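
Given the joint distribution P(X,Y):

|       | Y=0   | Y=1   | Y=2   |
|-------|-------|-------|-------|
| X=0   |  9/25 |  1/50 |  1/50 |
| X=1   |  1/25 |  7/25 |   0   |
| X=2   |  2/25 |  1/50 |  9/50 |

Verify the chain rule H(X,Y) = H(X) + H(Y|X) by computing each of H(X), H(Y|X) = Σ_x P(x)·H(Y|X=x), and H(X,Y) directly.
H(X) = 1.5690 bits, H(Y|X) = 0.7370 bits, H(X,Y) = 2.3060 bits

Marginal of X (row sums):
  P(X=0) = 9/25 + 1/50 + 1/50 = 2/5
  P(X=1) = 1/25 + 7/25 + 0 = 8/25
  P(X=2) = 2/25 + 1/50 + 9/50 = 7/25
H(X) = -[(2/5)·log₂(2/5) + (8/25)·log₂(8/25) + (7/25)·log₂(7/25)]
  = 0.528771 + 0.526034 + 0.514220 = 1.5690 bits

H(Y|X) = Σ_x P(x)·H(Y|X=x):
  X=0: P(X=0) = 2/5, P(Y|X=0) = (9/10, 1/20, 1/20) → H(Y|X=0) = 0.568996
  X=1: P(X=1) = 8/25, P(Y|X=1) = (1/8, 7/8, 0) → H(Y|X=1) = 0.543564
  X=2: P(X=2) = 7/25, P(Y|X=2) = (2/7, 1/14, 9/14) → H(Y|X=2) = 1.198117
H(Y|X) = (2/5)·0.568996 + (8/25)·0.543564 + (7/25)·1.198117 = 0.7370 bits

H(X,Y) = -Σ_{x,y} P(x,y) log₂ P(x,y). Per-cell terms -P(x,y)·log₂P(x,y):
  X=0: 0.530615, 0.112877, 0.112877
  X=1: 0.185754, 0.514220, 0.000000
  X=2: 0.291508, 0.112877, 0.445308
  (cells with P = 0 contribute 0)
Sum of the 9 terms: H(X,Y) = 2.3060 bits

Chain rule check:
  H(X) + H(Y|X) = 1.5690 + 0.7370 = 2.3060 bits
  H(X,Y) = 2.3060 bits
✓ Chain rule verified.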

--------------------------------

▸ **WHAT THE EXERCISE ASKS**
Would you write out the data exactly as it reads?

▸ **RESULT**
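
Given the joint distribution P(X,Y):

|       | Y=0   | Y=1   | Y=2   |
|-------|-------|-------|-------|
| X=0   |  9/25 |  1/50 |  1/50 |
| X=1   |  1/25 |  7/25 |   0   |
| X=2   |  2/25 |  1/50 |  9/50 |

Verify the chain rule H(X,Y) = H(X) + H(Y|X) by computing each of H(X), H(Y|X) = Σ_x P(x)·H(Y|X=x), and H(X,Y) directly.
H(X) = 1.5690 bits, H(Y|X) = 0.7370 bits, H(X,Y) = 2.3060 bits

Marginal of X (row sums):
  P(X=0) = 9/25 + 1/50 + 1/50 = 2/5
  P(X=1) = 1/25 + 7/25 + 0 = 8/25
  P(X=2) = 2/25 + 1/50 + 9/50 = 7/25
H(X) = -[(2/5)·log₂(2/5) + (8/25)·log₂(8/25) + (7/25)·log₂(7/25)]
  = 0.528771 + 0.526034 + 0.514220 = 1.5690 bits

H(Y|X) = Σ_x P(x)·H(Y|X=x):
  X=0: P(X=0) = 2/5, P(Y|X=0) = (9/10, 1/20, 1/20) → H(Y|X=0) = 0.568996
  X=1: P(X=1) = 8/25, P(Y|X=1) = (1/8, 7/8, 0) → H(Y|X=1) = 0.543564
  X=2: P(X=2) = 7/25, P(Y|X=2) = (2/7, 1/14, 9/14) → H(Y|X=2) = 1.198117
H(Y|X) = (2/5)·0.568996 + (8/25)·0.543564 + (7/25)·1.198117 = 0.7370 bits

H(X,Y) = -Σ_{x,y} P(x,y) log₂ P(x,y). Per-cell terms -P(x,y)·log₂P(x,y):
  X=0: 0.530615, 0.112877, 0.112877
  X=1: 0.185754, 0.514220, 0.000000
  X=2: 0.291508, 0.112877, 0.445308
  (cells with P = 0 contribute 0)
Sum of the 9 terms: H(X,Y) = 2.3060 bits

Chain rule check:
  H(X) + H(Y|X) = 1.5690 + 0.7370 = 2.3060 bits
  H(X,Y) = 2.3060 bits
✓ Chain rule verified.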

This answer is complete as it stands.